## Exercise directions
Each entry below is to be copied verbatim, with no line missing.

(Information shown begins)

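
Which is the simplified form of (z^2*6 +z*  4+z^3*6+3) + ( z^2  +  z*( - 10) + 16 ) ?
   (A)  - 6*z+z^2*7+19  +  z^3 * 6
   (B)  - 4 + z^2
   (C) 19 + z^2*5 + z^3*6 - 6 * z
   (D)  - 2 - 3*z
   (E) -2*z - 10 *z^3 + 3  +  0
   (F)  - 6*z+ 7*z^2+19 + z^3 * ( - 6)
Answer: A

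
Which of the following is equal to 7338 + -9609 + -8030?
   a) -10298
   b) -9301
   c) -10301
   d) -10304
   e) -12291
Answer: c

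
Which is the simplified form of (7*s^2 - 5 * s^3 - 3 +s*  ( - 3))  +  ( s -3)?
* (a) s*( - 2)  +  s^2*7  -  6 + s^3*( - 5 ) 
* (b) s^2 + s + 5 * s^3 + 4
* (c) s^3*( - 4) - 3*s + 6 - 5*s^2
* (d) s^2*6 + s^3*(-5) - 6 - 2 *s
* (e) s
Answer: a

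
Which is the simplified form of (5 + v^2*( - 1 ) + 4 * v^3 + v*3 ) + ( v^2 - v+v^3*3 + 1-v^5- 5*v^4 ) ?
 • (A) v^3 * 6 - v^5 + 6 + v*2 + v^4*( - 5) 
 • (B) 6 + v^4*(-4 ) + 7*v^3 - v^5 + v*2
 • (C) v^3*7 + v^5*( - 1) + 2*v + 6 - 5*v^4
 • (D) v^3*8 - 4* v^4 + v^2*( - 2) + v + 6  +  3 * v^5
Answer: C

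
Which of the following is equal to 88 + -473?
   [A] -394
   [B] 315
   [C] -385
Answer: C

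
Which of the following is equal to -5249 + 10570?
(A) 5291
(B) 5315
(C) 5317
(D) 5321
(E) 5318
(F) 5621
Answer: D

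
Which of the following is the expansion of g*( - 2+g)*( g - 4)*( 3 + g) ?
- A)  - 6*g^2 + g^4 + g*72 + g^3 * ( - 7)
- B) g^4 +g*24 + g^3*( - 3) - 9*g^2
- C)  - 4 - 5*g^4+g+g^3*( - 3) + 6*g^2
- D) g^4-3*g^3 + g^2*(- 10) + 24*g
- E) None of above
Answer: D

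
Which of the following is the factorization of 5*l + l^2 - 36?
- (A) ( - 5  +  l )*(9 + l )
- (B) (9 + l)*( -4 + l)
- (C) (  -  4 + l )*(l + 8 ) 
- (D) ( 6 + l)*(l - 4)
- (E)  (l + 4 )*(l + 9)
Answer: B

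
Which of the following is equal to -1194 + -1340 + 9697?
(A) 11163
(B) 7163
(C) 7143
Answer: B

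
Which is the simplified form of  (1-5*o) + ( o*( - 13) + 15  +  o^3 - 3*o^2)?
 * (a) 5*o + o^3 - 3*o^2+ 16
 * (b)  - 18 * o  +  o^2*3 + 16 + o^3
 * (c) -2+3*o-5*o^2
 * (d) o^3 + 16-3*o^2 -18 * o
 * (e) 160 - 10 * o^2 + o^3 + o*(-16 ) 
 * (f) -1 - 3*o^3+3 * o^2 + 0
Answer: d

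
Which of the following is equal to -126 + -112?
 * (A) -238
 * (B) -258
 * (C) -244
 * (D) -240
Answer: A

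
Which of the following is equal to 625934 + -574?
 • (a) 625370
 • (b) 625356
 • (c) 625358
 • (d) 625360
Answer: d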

(Information shown ends)

## Exercise response
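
Which is the simplified form of (z^2*6 +z*  4+z^3*6+3) + ( z^2  +  z*( - 10) + 16 ) ?
   (A)  - 6*z+z^2*7+19  +  z^3 * 6
   (B)  - 4 + z^2
   (C) 19 + z^2*5 + z^3*6 - 6 * z
   (D)  - 2 - 3*z
   (E) -2*z - 10 *z^3 + 3  +  0
   (F)  - 6*z+ 7*z^2+19 + z^3 * ( - 6)
Answer: A

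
Which of the following is equal to 7338 + -9609 + -8030?
   a) -10298
   b) -9301
   c) -10301
   d) -10304
   e) -12291
Answer: c

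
Which is the simplified form of (7*s^2 - 5 * s^3 - 3 +s*  ( - 3))  +  ( s -3)?
* (a) s*( - 2)  +  s^2*7  -  6 + s^3*( - 5 ) 
* (b) s^2 + s + 5 * s^3 + 4
* (c) s^3*( - 4) - 3*s + 6 - 5*s^2
* (d) s^2*6 + s^3*(-5) - 6 - 2 *s
* (e) s
Answer: a

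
Which is the simplified form of (5 + v^2*( - 1 ) + 4 * v^3 + v*3 ) + ( v^2 - v+v^3*3 + 1-v^5- 5*v^4 ) ?
 • (A) v^3 * 6 - v^5 + 6 + v*2 + v^4*( - 5) 
 • (B) 6 + v^4*(-4 ) + 7*v^3 - v^5 + v*2
 • (C) v^3*7 + v^5*( - 1) + 2*v + 6 - 5*v^4
 • (D) v^3*8 - 4* v^4 + v^2*( - 2) + v + 6  +  3 * v^5
Answer: C

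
Which of the following is equal to 88 + -473?
   [A] -394
   [B] 315
   [C] -385
Answer: C

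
Which of the following is equal to -5249 + 10570?
(A) 5291
(B) 5315
(C) 5317
(D) 5321
(E) 5318
(F) 5621
Answer: D

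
Which of the following is the expansion of g*( - 2+g)*( g - 4)*( 3 + g) ?
- A)  - 6*g^2 + g^4 + g*72 + g^3 * ( - 7)
- B) g^4 +g*24 + g^3*( - 3) - 9*g^2
- C)  - 4 - 5*g^4+g+g^3*( - 3) + 6*g^2
- D) g^4-3*g^3 + g^2*(- 10) + 24*g
- E) None of above
Answer: D

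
Which of the following is the factorization of 5*l + l^2 - 36?
- (A) ( - 5  +  l )*(9 + l )
- (B) (9 + l)*( -4 + l)
- (C) (  -  4 + l )*(l + 8 ) 
- (D) ( 6 + l)*(l - 4)
- (E)  (l + 4 )*(l + 9)
Answer: B

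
Which of the following is equal to -1194 + -1340 + 9697?
(A) 11163
(B) 7163
(C) 7143
Answer: B

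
Which is the simplified form of  (1-5*o) + ( o*( - 13) + 15  +  o^3 - 3*o^2)?
 * (a) 5*o + o^3 - 3*o^2+ 16
 * (b)  - 18 * o  +  o^2*3 + 16 + o^3
 * (c) -2+3*o-5*o^2
 * (d) o^3 + 16-3*o^2 -18 * o
 * (e) 160 - 10 * o^2 + o^3 + o*(-16 ) 
 * (f) -1 - 3*o^3+3 * o^2 + 0
Answer: d

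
Which of the following is equal to -126 + -112?
 * (A) -238
 * (B) -258
 * (C) -244
 * (D) -240
Answer: A

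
Which of the following is equal to 625934 + -574?
 • (a) 625370
 • (b) 625356
 • (c) 625358
 • (d) 625360
Answer: d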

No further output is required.